> [TASK ITEM]
From the first line to the last, restate the data word for word.

Dataset items
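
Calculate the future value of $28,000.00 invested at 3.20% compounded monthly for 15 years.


Compound interest formula: A = P(1 + r/n)^(nt)
A = $28,000.00 × (1 + 0.032/12)^(12 × 15)
Growth factor: (1 + 0.032/12)^180 = 1.615042
A = $28,000.00 × 1.615042
A = $45,221.18

A = P(1 + r/n)^(nt) = $45,221.18


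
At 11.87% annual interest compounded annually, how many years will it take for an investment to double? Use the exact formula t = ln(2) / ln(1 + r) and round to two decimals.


Doubling condition: (1 + r)^t = 2
Take ln of both sides: t × ln(1 + r) = ln(2)
t = ln(2) / ln(1 + r)
t = 0.693147 / 0.112167
t = 6.18

t = ln(2) / ln(1 + r) = 6.18 years


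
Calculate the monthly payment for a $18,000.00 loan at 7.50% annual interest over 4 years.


Loan payment formula: PMT = PV × r / (1 − (1 + r)^(−n))
Monthly rate r = 0.075/12 = 0.00625, n = 48 months
Denominator: 1 − (1 + 0.075/12)^(−48) = 0.258490
PMT = $18,000.00 × (0.075/12) / 0.258490
PMT = $435.22 per month

PMT = PV × r / (1-(1+r)^(-n)) = $435.22/month


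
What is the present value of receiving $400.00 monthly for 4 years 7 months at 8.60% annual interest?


Present value of an ordinary annuity: PV = PMT × (1 − (1 + r)^(−n)) / r
Monthly rate r = 0.086/12 ≈ 0.00716667, n = 55
PV = $400.00 × (1 − (1 + 0.086/12)^(−55)) / (0.086/12)
PV = $400.00 × 45.322307
PV = $18,128.92

PV = PMT × (1-(1+r)^(-n))/r = $18,128.92


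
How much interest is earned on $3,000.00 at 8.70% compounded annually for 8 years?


Compound interest earned = final amount − principal.
A = P(1 + r/n)^(nt) = $3,000.00 × (1 + 0.087/1)^(1 × 8) = $5,847.33
Interest = A − P = $5,847.33 − $3,000.00 = $2,847.33

Interest = A - P = $2,847.33


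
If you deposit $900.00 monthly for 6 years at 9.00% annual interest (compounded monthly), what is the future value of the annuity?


Future value of an ordinary annuity: FV = PMT × ((1 + r)^n − 1) / r
Monthly rate r = 0.09/12 = 0.0075, n = 72
FV = $900.00 × ((1 + 0.09/12)^72 − 1) / (0.09/12)
FV = $900.00 × 95.0070276
FV = $85,506.32

FV = PMT × ((1+r)^n - 1)/r = $85,506.32


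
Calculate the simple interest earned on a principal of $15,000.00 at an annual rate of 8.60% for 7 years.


Simple interest formula: I = P × r × t
I = $15,000.00 × 0.086 × 7
I = $9,030.00

I = P × r × t = $9,030.00


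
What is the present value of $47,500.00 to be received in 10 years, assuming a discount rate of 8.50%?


Present value formula: PV = FV / (1 + r)^t
PV = $47,500.00 / (1 + 0.085)^10
PV = $47,500.00 / 2.260983
PV = $21,008.56

PV = FV / (1 + r)^t = $21,008.56


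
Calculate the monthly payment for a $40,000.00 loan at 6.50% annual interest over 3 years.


Loan payment formula: PMT = PV × r / (1 − (1 + r)^(−n))
Monthly rate r = 0.065/12 ≈ 0.00541667, n = 36 months
Denominator: 1 − (1 + 0.065/12)^(−36) = 0.176732
PMT = $40,000.00 × (0.065/12) / 0.176732
PMT = $1,225.96 per month

PMT = PV × r / (1-(1+r)^(-n)) = $1,225.96/month


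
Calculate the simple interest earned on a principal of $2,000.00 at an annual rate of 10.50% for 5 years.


Simple interest formula: I = P × r × t
I = $2,000.00 × 0.105 × 5
I = $1,050.00

I = P × r × t = $1,050.00


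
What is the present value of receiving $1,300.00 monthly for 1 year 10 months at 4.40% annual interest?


Present value of an ordinary annuity: PV = PMT × (1 − (1 + r)^(−n)) / r
Monthly rate r = 0.044/12 ≈ 0.00366667, n = 22
PV = $1,300.00 × (1 − (1 + 0.044/12)^(−22)) / (0.044/12)
PV = $1,300.00 × 21.098933
PV = $27,428.61

PV = PMT × (1-(1+r)^(-n))/r = $27,428.61


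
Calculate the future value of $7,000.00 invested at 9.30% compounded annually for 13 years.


Compound interest formula: A = P(1 + r/n)^(nt)
A = $7,000.00 × (1 + 0.093/1)^(1 × 13)
Growth factor: (1 + 0.093/1)^13 = 3.177328
A = $7,000.00 × 3.177328
A = $22,241.30

A = P(1 + r/n)^(nt) = $22,241.30


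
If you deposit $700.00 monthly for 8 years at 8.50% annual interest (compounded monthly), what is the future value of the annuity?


Future value of an ordinary annuity: FV = PMT × ((1 + r)^n − 1) / r
Monthly rate r = 0.085/12 ≈ 0.00708333, n = 96
FV = $700.00 × ((1 + 0.085/12)^96 − 1) / (0.085/12)
FV = $700.00 × 136.821455
FV = $95,775.02

FV = PMT × ((1+r)^n - 1)/r = $95,775.02


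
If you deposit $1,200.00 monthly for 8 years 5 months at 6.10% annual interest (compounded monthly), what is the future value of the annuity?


Future value of an ordinary annuity: FV = PMT × ((1 + r)^n − 1) / r
Monthly rate r = 0.061/12 ≈ 0.00508333, n = 101
FV = $1,200.00 × ((1 + 0.061/12)^101 − 1) / (0.061/12)
FV = $1,200.00 × 131.570934
FV = $157,885.12

FV = PMT × ((1+r)^n - 1)/r = $157,885.12


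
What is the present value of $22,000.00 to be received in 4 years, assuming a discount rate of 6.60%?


Present value formula: PV = FV / (1 + r)^t
PV = $22,000.00 / (1 + 0.066)^4
PV = $22,000.00 / 1.291305
PV = $17,037.03

PV = FV / (1 + r)^t = $17,037.03


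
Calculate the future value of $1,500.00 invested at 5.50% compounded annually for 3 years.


Compound interest formula: A = P(1 + r/n)^(nt)
A = $1,500.00 × (1 + 0.055/1)^(1 × 3)
Growth factor: (1 + 0.055/1)^3 = 1.174241
A = $1,500.00 × 1.174241
A = $1,761.36

A = P(1 + r/n)^(nt) = $1,761.36


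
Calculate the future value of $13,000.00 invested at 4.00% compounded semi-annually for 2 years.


Compound interest formula: A = P(1 + r/n)^(nt)
A = $13,000.00 × (1 + 0.04/2)^(2 × 2)
Growth factor: (1 + 0.04/2)^4 = 1.082432
A = $13,000.00 × 1.082432
A = $14,071.62

A = P(1 + r/n)^(nt) = $14,071.62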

> [EXERCISE SOLUTION]
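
Calculate the future value of $28,000.00 invested at 3.20% compounded monthly for 15 years.


Compound interest formula: A = P(1 + r/n)^(nt)
A = $28,000.00 × (1 + 0.032/12)^(12 × 15)
Growth factor: (1 + 0.032/12)^180 = 1.615042
A = $28,000.00 × 1.615042
A = $45,221.18

A = P(1 + r/n)^(nt) = $45,221.18


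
At 11.87% annual interest compounded annually, how many years will it take for an investment to double? Use the exact formula t = ln(2) / ln(1 + r) and round to two decimals.


Doubling condition: (1 + r)^t = 2
Take ln of both sides: t × ln(1 + r) = ln(2)
t = ln(2) / ln(1 + r)
t = 0.693147 / 0.112167
t = 6.18

t = ln(2) / ln(1 + r) = 6.18 years


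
Calculate the monthly payment for a $18,000.00 loan at 7.50% annual interest over 4 years.


Loan payment formula: PMT = PV × r / (1 − (1 + r)^(−n))
Monthly rate r = 0.075/12 = 0.00625, n = 48 months
Denominator: 1 − (1 + 0.075/12)^(−48) = 0.258490
PMT = $18,000.00 × (0.075/12) / 0.258490
PMT = $435.22 per month

PMT = PV × r / (1-(1+r)^(-n)) = $435.22/month


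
What is the present value of receiving $400.00 monthly for 4 years 7 months at 8.60% annual interest?


Present value of an ordinary annuity: PV = PMT × (1 − (1 + r)^(−n)) / r
Monthly rate r = 0.086/12 ≈ 0.00716667, n = 55
PV = $400.00 × (1 − (1 + 0.086/12)^(−55)) / (0.086/12)
PV = $400.00 × 45.322307
PV = $18,128.92

PV = PMT × (1-(1+r)^(-n))/r = $18,128.92


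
How much interest is earned on $3,000.00 at 8.70% compounded annually for 8 years?


Compound interest earned = final amount − principal.
A = P(1 + r/n)^(nt) = $3,000.00 × (1 + 0.087/1)^(1 × 8) = $5,847.33
Interest = A − P = $5,847.33 − $3,000.00 = $2,847.33

Interest = A - P = $2,847.33


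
If you deposit $900.00 monthly for 6 years at 9.00% annual interest (compounded monthly), what is the future value of the annuity?


Future value of an ordinary annuity: FV = PMT × ((1 + r)^n − 1) / r
Monthly rate r = 0.09/12 = 0.0075, n = 72
FV = $900.00 × ((1 + 0.09/12)^72 − 1) / (0.09/12)
FV = $900.00 × 95.0070276
FV = $85,506.32

FV = PMT × ((1+r)^n - 1)/r = $85,506.32


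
Calculate the simple interest earned on a principal of $15,000.00 at an annual rate of 8.60% for 7 years.


Simple interest formula: I = P × r × t
I = $15,000.00 × 0.086 × 7
I = $9,030.00

I = P × r × t = $9,030.00


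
What is the present value of $47,500.00 to be received in 10 years, assuming a discount rate of 8.50%?


Present value formula: PV = FV / (1 + r)^t
PV = $47,500.00 / (1 + 0.085)^10
PV = $47,500.00 / 2.260983
PV = $21,008.56

PV = FV / (1 + r)^t = $21,008.56


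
Calculate the monthly payment for a $40,000.00 loan at 6.50% annual interest over 3 years.


Loan payment formula: PMT = PV × r / (1 − (1 + r)^(−n))
Monthly rate r = 0.065/12 ≈ 0.00541667, n = 36 months
Denominator: 1 − (1 + 0.065/12)^(−36) = 0.176732
PMT = $40,000.00 × (0.065/12) / 0.176732
PMT = $1,225.96 per month

PMT = PV × r / (1-(1+r)^(-n)) = $1,225.96/month


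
Calculate the simple interest earned on a principal of $2,000.00 at an annual rate of 10.50% for 5 years.


Simple interest formula: I = P × r × t
I = $2,000.00 × 0.105 × 5
I = $1,050.00

I = P × r × t = $1,050.00


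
What is the present value of receiving $1,300.00 monthly for 1 year 10 months at 4.40% annual interest?


Present value of an ordinary annuity: PV = PMT × (1 − (1 + r)^(−n)) / r
Monthly rate r = 0.044/12 ≈ 0.00366667, n = 22
PV = $1,300.00 × (1 − (1 + 0.044/12)^(−22)) / (0.044/12)
PV = $1,300.00 × 21.098933
PV = $27,428.61

PV = PMT × (1-(1+r)^(-n))/r = $27,428.61


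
Calculate the future value of $7,000.00 invested at 9.30% compounded annually for 13 years.


Compound interest formula: A = P(1 + r/n)^(nt)
A = $7,000.00 × (1 + 0.093/1)^(1 × 13)
Growth factor: (1 + 0.093/1)^13 = 3.177328
A = $7,000.00 × 3.177328
A = $22,241.30

A = P(1 + r/n)^(nt) = $22,241.30


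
If you deposit $700.00 monthly for 8 years at 8.50% annual interest (compounded monthly), what is the future value of the annuity?


Future value of an ordinary annuity: FV = PMT × ((1 + r)^n − 1) / r
Monthly rate r = 0.085/12 ≈ 0.00708333, n = 96
FV = $700.00 × ((1 + 0.085/12)^96 − 1) / (0.085/12)
FV = $700.00 × 136.821455
FV = $95,775.02

FV = PMT × ((1+r)^n - 1)/r = $95,775.02


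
If you deposit $1,200.00 monthly for 8 years 5 months at 6.10% annual interest (compounded monthly), what is the future value of the annuity?


Future value of an ordinary annuity: FV = PMT × ((1 + r)^n − 1) / r
Monthly rate r = 0.061/12 ≈ 0.00508333, n = 101
FV = $1,200.00 × ((1 + 0.061/12)^101 − 1) / (0.061/12)
FV = $1,200.00 × 131.570934
FV = $157,885.12

FV = PMT × ((1+r)^n - 1)/r = $157,885.12


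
What is the present value of $22,000.00 to be received in 4 years, assuming a discount rate of 6.60%?


Present value formula: PV = FV / (1 + r)^t
PV = $22,000.00 / (1 + 0.066)^4
PV = $22,000.00 / 1.291305
PV = $17,037.03

PV = FV / (1 + r)^t = $17,037.03


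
Calculate the future value of $1,500.00 invested at 5.50% compounded annually for 3 years.


Compound interest formula: A = P(1 + r/n)^(nt)
A = $1,500.00 × (1 + 0.055/1)^(1 × 3)
Growth factor: (1 + 0.055/1)^3 = 1.174241
A = $1,500.00 × 1.174241
A = $1,761.36

A = P(1 + r/n)^(nt) = $1,761.36


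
Calculate the future value of $13,000.00 invested at 4.00% compounded semi-annually for 2 years.


Compound interest formula: A = P(1 + r/n)^(nt)
A = $13,000.00 × (1 + 0.04/2)^(2 × 2)
Growth factor: (1 + 0.04/2)^4 = 1.082432
A = $13,000.00 × 1.082432
A = $14,071.62

A = P(1 + r/n)^(nt) = $14,071.62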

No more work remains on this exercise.